■ **Aim of the task**
Please repeat the listing in its entirety, without any alteration.

======== Supplied material

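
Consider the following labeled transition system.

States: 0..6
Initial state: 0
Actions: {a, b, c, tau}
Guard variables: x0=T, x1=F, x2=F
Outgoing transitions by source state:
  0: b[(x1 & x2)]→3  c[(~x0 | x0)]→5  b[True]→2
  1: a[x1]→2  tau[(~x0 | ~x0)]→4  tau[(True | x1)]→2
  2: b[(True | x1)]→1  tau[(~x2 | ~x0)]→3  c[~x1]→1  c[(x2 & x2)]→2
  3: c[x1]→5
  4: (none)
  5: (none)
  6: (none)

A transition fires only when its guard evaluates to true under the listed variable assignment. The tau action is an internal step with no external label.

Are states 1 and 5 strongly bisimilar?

Answer: NOT BISIMILAR

Trace:
Bisimulation quotient by refinement:
  π0 = {{0,1,2,3,4,5,6}}
  π1 = {{0},{1},{2},{3,4,5,6}}
Fixed point at round 2; 4 class(es).
[1]={1}  [5]={3,4,5,6}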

================

■ **Response to the exercise**
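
Consider the following labeled transition system.

States: 0..6
Initial state: 0
Actions: {a, b, c, tau}
Guard variables: x0=T, x1=F, x2=F
Outgoing transitions by source state:
  0: b[(x1 & x2)]→3  c[(~x0 | x0)]→5  b[True]→2
  1: a[x1]→2  tau[(~x0 | ~x0)]→4  tau[(True | x1)]→2
  2: b[(True | x1)]→1  tau[(~x2 | ~x0)]→3  c[~x1]→1  c[(x2 & x2)]→2
  3: c[x1]→5
  4: (none)
  5: (none)
  6: (none)

A transition fires only when its guard evaluates to true under the listed variable assignment. The tau action is an internal step with no external label.

Are states 1 and 5 strongly bisimilar?

Answer: NOT BISIMILAR

Trace:
Bisimulation quotient by refinement:
  π0 = {{0,1,2,3,4,5,6}}
  π1 = {{0},{1},{2},{3,4,5,6}}
Fixed point at round 2; 4 class(es).
[1]={1}  [5]={3,4,5,6}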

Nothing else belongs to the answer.